Saved data entries
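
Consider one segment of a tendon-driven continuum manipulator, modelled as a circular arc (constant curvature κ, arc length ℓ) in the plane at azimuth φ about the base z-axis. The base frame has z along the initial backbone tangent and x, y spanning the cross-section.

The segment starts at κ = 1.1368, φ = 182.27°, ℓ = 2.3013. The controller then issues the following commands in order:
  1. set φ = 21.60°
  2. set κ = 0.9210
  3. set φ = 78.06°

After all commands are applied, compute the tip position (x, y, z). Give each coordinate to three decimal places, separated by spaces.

initial: κ=1.1368, φ=182.27°, ℓ=2.3013
cmd 1: set φ=21.60° → (κ,φ,ℓ)=(1.1368,21.60°,2.3013) → tip=(1.5254,0.6040,0.4413)
cmd 2: set κ=0.9210 → (κ,φ,ℓ)=(0.9210,21.60°,2.3013) → tip=(1.5361,0.6082,0.9264)
cmd 3: set φ=78.06° → (κ,φ,ℓ)=(0.9210,78.06°,2.3013) → tip=(0.3418,1.6164,0.9264)

0.342 1.616 0.926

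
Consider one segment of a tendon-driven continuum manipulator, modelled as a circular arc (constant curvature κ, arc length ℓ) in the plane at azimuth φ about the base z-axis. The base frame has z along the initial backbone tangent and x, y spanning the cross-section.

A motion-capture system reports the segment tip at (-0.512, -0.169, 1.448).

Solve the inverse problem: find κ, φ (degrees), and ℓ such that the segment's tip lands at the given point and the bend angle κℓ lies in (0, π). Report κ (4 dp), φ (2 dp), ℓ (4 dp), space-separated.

ρ = √(x²+y²) = √(-0.512² + -0.169²) = 0.53917
φ = atan2(y, x) mod 360° = atan2(-0.169, -0.512) = 198.2669°
|p|² = ρ² + z² = 0.53917² + 1.448² = 2.38741
κ = 2ρ / |p|² = 2×0.53917 / 2.38741 = 0.45168
θ = 2·atan2(ρ, z) = 2·atan2(0.53917, 1.448) = 0.71290 rad
ℓ = θ/κ = 0.71290/0.45168 = 1.57834

0.4517 198.27 1.5783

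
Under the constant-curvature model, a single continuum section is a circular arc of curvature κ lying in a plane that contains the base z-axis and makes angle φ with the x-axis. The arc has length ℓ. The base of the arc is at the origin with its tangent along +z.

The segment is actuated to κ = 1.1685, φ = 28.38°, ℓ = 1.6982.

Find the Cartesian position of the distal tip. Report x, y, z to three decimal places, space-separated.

θ = κ·ℓ = 1.1685 × 1.6982 = 1.98435 rad
ρ = (1 − cos θ)/κ = (1 − -0.40186)/1.1685 = 1.19971
z = sin θ / κ = 0.91570/1.1685 = 0.78365
x = ρ cos φ = 1.19971 × cos(28.38°) = 1.05552
y = ρ sin φ = 1.19971 × sin(28.38°) = 0.57024

1.056 0.570 0.784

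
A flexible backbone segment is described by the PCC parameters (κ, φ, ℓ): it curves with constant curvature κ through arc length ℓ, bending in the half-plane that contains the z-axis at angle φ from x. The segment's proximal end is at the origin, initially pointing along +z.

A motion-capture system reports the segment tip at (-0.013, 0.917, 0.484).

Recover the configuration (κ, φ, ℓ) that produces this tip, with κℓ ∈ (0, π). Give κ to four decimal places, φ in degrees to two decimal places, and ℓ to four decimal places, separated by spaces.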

The task: All that should appear in the response is the run of lines from the first line of the entries through the line containing "3. set φ = 78.06°", copied exactly.

Your response:
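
Consider one segment of a tendon-driven continuum manipulator, modelled as a circular arc (constant curvature κ, arc length ℓ) in the plane at azimuth φ about the base z-axis. The base frame has z along the initial backbone tangent and x, y spanning the cross-section.

The segment starts at κ = 1.1368, φ = 182.27°, ℓ = 2.3013. The controller then issues the following commands in order:
  1. set φ = 21.60°
  2. set κ = 0.9210
  3. set φ = 78.06°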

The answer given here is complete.